__Data for analysis__.
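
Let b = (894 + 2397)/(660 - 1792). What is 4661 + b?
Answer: 5272961/1132 ≈ 4658.1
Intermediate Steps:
b = -3291/1132 (b = 3291/(-1132) = 3291*(-1/1132) = -3291/1132 ≈ -2.9072)
4661 + b = 4661 - 3291/1132 = 5272961/1132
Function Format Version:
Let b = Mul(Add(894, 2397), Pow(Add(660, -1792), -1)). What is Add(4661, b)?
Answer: Rational(5272961, 1132) ≈ 4658.1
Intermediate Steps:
b = Rational(-3291, 1132) (b = Mul(3291, Pow(-1132, -1)) = Mul(3291, Rational(-1, 1132)) = Rational(-3291, 1132) ≈ -2.9072)
Add(4661, b) = Add(4661, Rational(-3291, 1132)) = Rational(5272961, 1132)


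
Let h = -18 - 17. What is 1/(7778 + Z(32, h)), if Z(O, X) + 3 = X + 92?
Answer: 1/7832 ≈ 0.00012768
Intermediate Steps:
h = -35
Z(O, X) = 89 + X (Z(O, X) = -3 + (X + 92) = -3 + (92 + X) = 89 + X)
1/(7778 + Z(32, h)) = 1/(7778 + (89 - 35)) = 1/(7778 + 54) = 1/7832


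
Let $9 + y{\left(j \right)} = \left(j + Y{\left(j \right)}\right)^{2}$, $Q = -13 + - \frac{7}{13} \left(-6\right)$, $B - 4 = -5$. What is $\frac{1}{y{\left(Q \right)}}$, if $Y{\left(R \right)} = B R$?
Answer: $- \frac{1}{9} \approx -0.11111$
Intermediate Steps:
$B = -1$ ($B = 4 - 5 = -1$)
$Y{\left(R \right)} = - R$
$Q = - \frac{127}{13}$ ($Q = -13 + \left(-7\right) \frac{1}{13} \left(-6\right) = -13 - - \frac{42}{13} = -13 + \frac{42}{13} = - \frac{127}{13} \approx -9.7692$)
$y{\left(j \right)} = -9$ ($y{\left(j \right)} = -9 + \left(j - j\right)^{2} = -9 + 0^{2} = -9 + 0 = -9$)
$\frac{1}{y{\left(Q \right)}} = \frac{1}{-9} = - \frac{1}{9}$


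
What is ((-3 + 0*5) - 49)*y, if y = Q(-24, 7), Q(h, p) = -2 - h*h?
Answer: 30056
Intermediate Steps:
Q(h, p) = -2 - h²
y = -578 (y = -2 - 1*(-24)² = -2 - 1*576 = -2 - 576 = -578)
((-3 + 0*5) - 49)*y = ((-3 + 0*5) - 49)*(-578) = ((-3 + 0) - 49)*(-578) = (-3 - 49)*(-578) = -52*(-578) = 30056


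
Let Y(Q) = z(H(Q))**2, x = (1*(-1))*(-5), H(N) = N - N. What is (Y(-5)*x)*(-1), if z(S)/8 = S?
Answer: 0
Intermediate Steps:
H(N) = 0
x = 5 (x = -1*(-5) = 5)
z(S) = 8*S
Y(Q) = 0 (Y(Q) = (8*0)**2 = 0**2 = 0)
(Y(-5)*x)*(-1) = (0*5)*(-1) = 0*(-1) = 0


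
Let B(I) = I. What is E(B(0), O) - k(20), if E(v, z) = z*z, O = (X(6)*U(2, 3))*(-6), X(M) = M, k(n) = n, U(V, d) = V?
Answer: 5164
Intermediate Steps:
O = -72 (O = (6*2)*(-6) = 12*(-6) = -72)
E(v, z) = z²
E(B(0), O) - k(20) = (-72)² - 1*20 = 5184 - 20 = 5164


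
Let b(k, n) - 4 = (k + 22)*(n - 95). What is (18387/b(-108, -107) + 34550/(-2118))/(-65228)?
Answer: 93566189/400090809984 ≈ 0.00023386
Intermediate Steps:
b(k, n) = 4 + (-95 + n)*(22 + k) (b(k, n) = 4 + (k + 22)*(n - 95) = 4 + (22 + k)*(-95 + n) = 4 + (-95 + n)*(22 + k))
(18387/b(-108, -107) + 34550/(-2118))/(-65228) = (18387/(-2086 - 95*(-108) + 22*(-107) - 108*(-107)) + 34550/(-2118))/(-65228) = (18387/(-2086 + 10260 - 2354 + 11556) + 34550*(-1/2118))*(-1/65228) = (18387/17376 - 17275/1059)*(-1/65228) = (18387*(1/17376) - 17275/1059)*(-1/65228) = (6129/5792 - 17275/1059)*(-1/65228) = -93566189/6133728*(-1/65228) = 93566189/400090809984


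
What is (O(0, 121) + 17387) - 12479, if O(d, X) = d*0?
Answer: 4908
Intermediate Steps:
O(d, X) = 0
(O(0, 121) + 17387) - 12479 = (0 + 17387) - 12479 = 17387 - 12479 = 4908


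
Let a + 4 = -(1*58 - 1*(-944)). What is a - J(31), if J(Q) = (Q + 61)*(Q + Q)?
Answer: -6710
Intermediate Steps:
J(Q) = 2*Q*(61 + Q) (J(Q) = (61 + Q)*(2*Q) = 2*Q*(61 + Q))
a = -1006 (a = -4 - (1*58 - 1*(-944)) = -4 - (58 + 944) = -4 - 1*1002 = -4 - 1002 = -1006)
a - J(31) = -1006 - 2*31*(61 + 31) = -1006 - 2*31*92 = -1006 - 1*5704 = -1006 - 5704 = -6710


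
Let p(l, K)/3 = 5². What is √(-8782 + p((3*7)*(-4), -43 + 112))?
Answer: I*√8707 ≈ 93.311*I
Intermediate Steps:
p(l, K) = 75 (p(l, K) = 3*5² = 3*25 = 75)
√(-8782 + p((3*7)*(-4), -43 + 112)) = √(-8782 + 75) = √(-8707) = I*√8707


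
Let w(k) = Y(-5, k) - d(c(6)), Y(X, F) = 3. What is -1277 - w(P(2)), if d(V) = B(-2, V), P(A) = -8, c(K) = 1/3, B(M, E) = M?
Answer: -1282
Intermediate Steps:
c(K) = ⅓
d(V) = -2
w(k) = 5 (w(k) = 3 - 1*(-2) = 3 + 2 = 5)
-1277 - w(P(2)) = -1277 - 1*5 = -1277 - 5 = -1282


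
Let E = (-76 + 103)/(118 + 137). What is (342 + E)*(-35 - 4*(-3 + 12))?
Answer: -2064609/85 ≈ -24290.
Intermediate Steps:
E = 9/85 (E = 27/255 = 27*(1/255) = 9/85 ≈ 0.10588)
(342 + E)*(-35 - 4*(-3 + 12)) = (342 + 9/85)*(-35 - 4*(-3 + 12)) = 29079*(-35 - 4*9)/85 = 29079*(-35 - 36)/85 = (29079/85)*(-71) = -2064609/85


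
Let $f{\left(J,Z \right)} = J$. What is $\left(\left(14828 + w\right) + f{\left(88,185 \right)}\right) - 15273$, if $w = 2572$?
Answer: $2215$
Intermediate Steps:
$\left(\left(14828 + w\right) + f{\left(88,185 \right)}\right) - 15273 = \left(\left(14828 + 2572\right) + 88\right) - 15273 = \left(17400 + 88\right) - 15273 = 17488 - 15273 = 2215$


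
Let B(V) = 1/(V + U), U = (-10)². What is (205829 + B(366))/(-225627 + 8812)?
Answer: -19183263/20207158 ≈ -0.94933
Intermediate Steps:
U = 100
B(V) = 1/(100 + V) (B(V) = 1/(V + 100) = 1/(100 + V))
(205829 + B(366))/(-225627 + 8812) = (205829 + 1/(100 + 366))/(-225627 + 8812) = (205829 + 1/466)/(-216815) = (205829 + 1/466)*(-1/216815) = (95916315/466)*(-1/216815) = -19183263/20207158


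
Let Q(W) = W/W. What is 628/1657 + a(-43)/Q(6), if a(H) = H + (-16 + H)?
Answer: -168386/1657 ≈ -101.62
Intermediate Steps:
a(H) = -16 + 2*H
Q(W) = 1
628/1657 + a(-43)/Q(6) = 628/1657 + (-16 + 2*(-43))/1 = 628*(1/1657) + (-16 - 86)*1 = 628/1657 - 102*1 = 628/1657 - 102 = -168386/1657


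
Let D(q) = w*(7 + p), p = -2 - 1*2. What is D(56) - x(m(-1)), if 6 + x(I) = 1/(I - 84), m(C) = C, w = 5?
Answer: 1786/85 ≈ 21.012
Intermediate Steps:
p = -4 (p = -2 - 2 = -4)
D(q) = 15 (D(q) = 5*(7 - 4) = 5*3 = 15)
x(I) = -6 + 1/(-84 + I) (x(I) = -6 + 1/(I - 84) = -6 + 1/(-84 + I))
D(56) - x(m(-1)) = 15 - (505 - 6*(-1))/(-84 - 1) = 15 - (505 + 6)/(-85) = 15 - (-1)*511/85 = 15 - 1*(-511/85) = 15 + 511/85 = 1786/85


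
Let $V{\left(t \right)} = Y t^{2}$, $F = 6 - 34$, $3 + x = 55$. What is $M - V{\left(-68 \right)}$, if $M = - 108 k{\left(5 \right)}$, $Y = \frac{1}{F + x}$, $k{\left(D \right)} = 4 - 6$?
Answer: $\frac{70}{3} \approx 23.333$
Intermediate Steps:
$x = 52$ ($x = -3 + 55 = 52$)
$k{\left(D \right)} = -2$ ($k{\left(D \right)} = 4 - 6 = -2$)
$F = -28$
$Y = \frac{1}{24}$ ($Y = \frac{1}{-28 + 52} = \frac{1}{24} \approx 0.041667$)
$M = 216$ ($M = \left(-108\right) \left(-2\right) = 216$)
$V{\left(t \right)} = \frac{t^{2}}{24}$
$M - V{\left(-68 \right)} = 216 - \frac{\left(-68\right)^{2}}{24} = 216 - \frac{1}{24} \cdot 4624 = 216 - \frac{578}{3} = \frac{70}{3}$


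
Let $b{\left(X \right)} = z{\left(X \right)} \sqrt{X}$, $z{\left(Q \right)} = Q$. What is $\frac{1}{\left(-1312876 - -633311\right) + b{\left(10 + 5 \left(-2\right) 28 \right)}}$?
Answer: $\frac{i}{5 \left(- 135913 i + 162 \sqrt{30}\right)} \approx -1.4715 \cdot 10^{-6} + 9.6065 \cdot 10^{-9} i$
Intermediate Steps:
$b{\left(X \right)} = X^{\frac{3}{2}}$ ($b{\left(X \right)} = X \sqrt{X} = X^{\frac{3}{2}}$)
$\frac{1}{\left(-1312876 - -633311\right) + b{\left(10 + 5 \left(-2\right) 28 \right)}} = \frac{1}{\left(-1312876 - -633311\right) + \left(10 + 5 \left(-2\right) 28\right)^{\frac{3}{2}}} = \frac{1}{\left(-1312876 + 633311\right) + \left(10 - 280\right)^{\frac{3}{2}}} = \frac{1}{-679565 + \left(10 - 280\right)^{\frac{3}{2}}} = \frac{1}{-679565 + \left(-270\right)^{\frac{3}{2}}} = \frac{1}{-679565 - 810 i \sqrt{30}}$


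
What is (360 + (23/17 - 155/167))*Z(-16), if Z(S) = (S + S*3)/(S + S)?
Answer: 2046492/2839 ≈ 720.85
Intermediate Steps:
Z(S) = 2 (Z(S) = (S + 3*S)/((2*S)) = (4*S)*(1/(2*S)) = 2)
(360 + (23/17 - 155/167))*Z(-16) = (360 + (23/17 - 155/167))*2 = (360 + 1206/2839)*2 = (1023246/2839)*2 = 2046492/2839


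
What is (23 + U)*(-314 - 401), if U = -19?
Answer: -2860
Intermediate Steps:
(23 + U)*(-314 - 401) = (23 - 19)*(-314 - 401) = 4*(-715) = -2860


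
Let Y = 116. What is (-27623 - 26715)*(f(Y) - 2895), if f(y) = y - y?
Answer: 157308510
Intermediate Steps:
f(y) = 0
(-27623 - 26715)*(f(Y) - 2895) = (-27623 - 26715)*(0 - 2895) = -54338*(-2895) = 157308510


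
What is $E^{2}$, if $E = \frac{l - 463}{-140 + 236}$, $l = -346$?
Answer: $\frac{654481}{9216} \approx 71.016$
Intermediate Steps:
$E = - \frac{809}{96}$ ($E = \frac{-346 - 463}{-140 + 236} = - \frac{809}{96} \approx -8.4271$)
$E^{2} = \left(- \frac{809}{96}\right)^{2} = \frac{654481}{9216}$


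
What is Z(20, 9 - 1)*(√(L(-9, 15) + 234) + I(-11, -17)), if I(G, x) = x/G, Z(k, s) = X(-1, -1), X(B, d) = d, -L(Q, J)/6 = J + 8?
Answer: -17/11 - 4*√6 ≈ -11.343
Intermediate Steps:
L(Q, J) = -48 - 6*J (L(Q, J) = -6*(J + 8) = -6*(8 + J) = -48 - 6*J)
Z(k, s) = -1
Z(20, 9 - 1)*(√(L(-9, 15) + 234) + I(-11, -17)) = -(√((-48 - 6*15) + 234) - 17/(-11)) = -(√((-48 - 90) + 234) - 17*(-1/11)) = -(√(-138 + 234) + 17/11) = -(√96 + 17/11) = -(4*√6 + 17/11) = -(17/11 + 4*√6) = -17/11 - 4*√6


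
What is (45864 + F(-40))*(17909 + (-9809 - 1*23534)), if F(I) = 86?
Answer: -709192300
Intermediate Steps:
(45864 + F(-40))*(17909 + (-9809 - 1*23534)) = (45864 + 86)*(17909 + (-9809 - 1*23534)) = 45950*(17909 + (-9809 - 23534)) = 45950*(17909 - 33343) = 45950*(-15434) = -709192300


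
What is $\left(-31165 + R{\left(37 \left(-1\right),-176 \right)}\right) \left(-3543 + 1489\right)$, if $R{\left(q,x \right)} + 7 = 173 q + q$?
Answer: $77250940$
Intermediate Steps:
$R{\left(q,x \right)} = -7 + 174 q$ ($R{\left(q,x \right)} = -7 + \left(173 q + q\right) = -7 + 174 q$)
$\left(-31165 + R{\left(37 \left(-1\right),-176 \right)}\right) \left(-3543 + 1489\right) = \left(-31165 + \left(-7 + 174 \cdot 37 \left(-1\right)\right)\right) \left(-3543 + 1489\right) = \left(-31165 + \left(-7 + 174 \left(-37\right)\right)\right) \left(-2054\right) = \left(-31165 - 6445\right) \left(-2054\right) = \left(-37610\right) \left(-2054\right) = 77250940$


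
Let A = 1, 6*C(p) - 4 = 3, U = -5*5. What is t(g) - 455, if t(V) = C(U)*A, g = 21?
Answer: -2723/6 ≈ -453.83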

__What this task involves__.
Print, from the entries above, the line with "What is (23 + U)*(-314 - 401), if U = -19?", the line with "Answer: $77250940$" and all lines between them, exactly and with nothing else.

__Task result__.
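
What is (23 + U)*(-314 - 401), if U = -19?
Answer: -2860
Intermediate Steps:
(23 + U)*(-314 - 401) = (23 - 19)*(-314 - 401) = 4*(-715) = -2860


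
Let Y = 116. What is (-27623 - 26715)*(f(Y) - 2895), if f(y) = y - y?
Answer: 157308510
Intermediate Steps:
f(y) = 0
(-27623 - 26715)*(f(Y) - 2895) = (-27623 - 26715)*(0 - 2895) = -54338*(-2895) = 157308510


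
What is $E^{2}$, if $E = \frac{l - 463}{-140 + 236}$, $l = -346$?
Answer: $\frac{654481}{9216} \approx 71.016$
Intermediate Steps:
$E = - \frac{809}{96}$ ($E = \frac{-346 - 463}{-140 + 236} = - \frac{809}{96} \approx -8.4271$)
$E^{2} = \left(- \frac{809}{96}\right)^{2} = \frac{654481}{9216}$


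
What is Z(20, 9 - 1)*(√(L(-9, 15) + 234) + I(-11, -17)), if I(G, x) = x/G, Z(k, s) = X(-1, -1), X(B, d) = d, -L(Q, J)/6 = J + 8?
Answer: -17/11 - 4*√6 ≈ -11.343
Intermediate Steps:
L(Q, J) = -48 - 6*J (L(Q, J) = -6*(J + 8) = -6*(8 + J) = -48 - 6*J)
Z(k, s) = -1
Z(20, 9 - 1)*(√(L(-9, 15) + 234) + I(-11, -17)) = -(√((-48 - 6*15) + 234) - 17/(-11)) = -(√((-48 - 90) + 234) - 17*(-1/11)) = -(√(-138 + 234) + 17/11) = -(√96 + 17/11) = -(4*√6 + 17/11) = -(17/11 + 4*√6) = -17/11 - 4*√6


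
What is (45864 + F(-40))*(17909 + (-9809 - 1*23534)), if F(I) = 86?
Answer: -709192300
Intermediate Steps:
(45864 + F(-40))*(17909 + (-9809 - 1*23534)) = (45864 + 86)*(17909 + (-9809 - 1*23534)) = 45950*(17909 + (-9809 - 23534)) = 45950*(17909 - 33343) = 45950*(-15434) = -709192300


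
What is $\left(-31165 + R{\left(37 \left(-1\right),-176 \right)}\right) \left(-3543 + 1489\right)$, if $R{\left(q,x \right)} + 7 = 173 q + q$?
Answer: $77250940$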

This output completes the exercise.